» **Directions**
Could you return the lines below exactly, from the first line up to and including the line that holds "- DST ends: last"?
━━ Task input
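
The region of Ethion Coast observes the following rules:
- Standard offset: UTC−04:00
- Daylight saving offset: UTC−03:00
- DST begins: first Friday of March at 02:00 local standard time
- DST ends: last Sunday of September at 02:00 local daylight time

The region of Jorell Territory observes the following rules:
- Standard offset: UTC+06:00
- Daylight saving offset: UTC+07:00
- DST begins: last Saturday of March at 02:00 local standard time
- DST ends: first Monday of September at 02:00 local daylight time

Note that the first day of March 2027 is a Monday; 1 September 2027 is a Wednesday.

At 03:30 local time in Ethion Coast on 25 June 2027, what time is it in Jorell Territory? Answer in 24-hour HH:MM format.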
━━━━
» **Result of this exercise**
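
The region of Ethion Coast observes the following rules:
- Standard offset: UTC−04:00
- Daylight saving offset: UTC−03:00
- DST begins: first Friday of March at 02:00 local standard time
- DST ends: last Sunday of September at 02:00 local daylight time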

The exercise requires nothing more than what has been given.